● TASK OBJECTIVE:
Copy each line of the records that includes "Suppose".

Stored data entries:

____

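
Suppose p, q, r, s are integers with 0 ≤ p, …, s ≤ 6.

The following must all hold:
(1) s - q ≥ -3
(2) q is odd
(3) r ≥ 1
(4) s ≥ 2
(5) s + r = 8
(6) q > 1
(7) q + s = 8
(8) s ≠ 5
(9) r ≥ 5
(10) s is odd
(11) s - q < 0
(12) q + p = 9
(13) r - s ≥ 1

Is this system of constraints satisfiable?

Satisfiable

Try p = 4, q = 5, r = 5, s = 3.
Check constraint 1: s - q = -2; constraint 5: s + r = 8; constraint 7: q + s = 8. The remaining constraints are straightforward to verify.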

____

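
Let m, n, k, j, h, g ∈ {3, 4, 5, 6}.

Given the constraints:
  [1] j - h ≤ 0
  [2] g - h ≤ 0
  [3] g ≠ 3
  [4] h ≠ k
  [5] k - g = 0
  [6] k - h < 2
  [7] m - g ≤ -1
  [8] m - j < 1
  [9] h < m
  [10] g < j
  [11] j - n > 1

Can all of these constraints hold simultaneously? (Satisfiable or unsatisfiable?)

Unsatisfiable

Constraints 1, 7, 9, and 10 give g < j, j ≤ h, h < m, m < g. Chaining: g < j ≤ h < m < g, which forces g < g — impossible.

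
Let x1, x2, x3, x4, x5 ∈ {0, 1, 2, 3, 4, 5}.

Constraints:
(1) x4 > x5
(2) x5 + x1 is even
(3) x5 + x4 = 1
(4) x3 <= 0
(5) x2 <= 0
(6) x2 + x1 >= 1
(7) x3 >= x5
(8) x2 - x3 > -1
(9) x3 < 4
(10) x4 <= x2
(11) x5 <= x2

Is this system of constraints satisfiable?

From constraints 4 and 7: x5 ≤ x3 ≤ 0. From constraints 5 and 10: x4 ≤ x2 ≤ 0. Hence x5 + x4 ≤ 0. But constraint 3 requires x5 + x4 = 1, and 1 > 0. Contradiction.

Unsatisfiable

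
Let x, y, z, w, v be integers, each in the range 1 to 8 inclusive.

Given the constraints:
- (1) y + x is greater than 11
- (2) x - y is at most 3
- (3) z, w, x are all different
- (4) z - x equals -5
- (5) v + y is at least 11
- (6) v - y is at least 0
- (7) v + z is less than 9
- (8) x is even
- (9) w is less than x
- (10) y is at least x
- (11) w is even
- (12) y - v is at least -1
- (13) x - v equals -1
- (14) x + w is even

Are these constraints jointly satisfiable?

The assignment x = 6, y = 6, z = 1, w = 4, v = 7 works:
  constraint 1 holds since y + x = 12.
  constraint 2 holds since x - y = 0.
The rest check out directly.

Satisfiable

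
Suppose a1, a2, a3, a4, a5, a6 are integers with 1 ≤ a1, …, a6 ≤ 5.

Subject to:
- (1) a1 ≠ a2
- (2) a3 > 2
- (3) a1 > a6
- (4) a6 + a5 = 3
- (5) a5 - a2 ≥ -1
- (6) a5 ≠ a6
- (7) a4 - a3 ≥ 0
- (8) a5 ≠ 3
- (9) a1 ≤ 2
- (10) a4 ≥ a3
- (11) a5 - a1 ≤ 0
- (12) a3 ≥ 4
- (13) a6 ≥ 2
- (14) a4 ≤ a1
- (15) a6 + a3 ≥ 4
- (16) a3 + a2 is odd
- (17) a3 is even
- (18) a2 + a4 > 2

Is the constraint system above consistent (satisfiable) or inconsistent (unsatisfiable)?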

____

● RESPONSE AREA:
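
Suppose p, q, r, s are integers with 0 ≤ p, …, s ≤ 6.
Suppose a1, a2, a3, a4, a5, a6 are integers with 1 ≤ a1, …, a6 ≤ 5.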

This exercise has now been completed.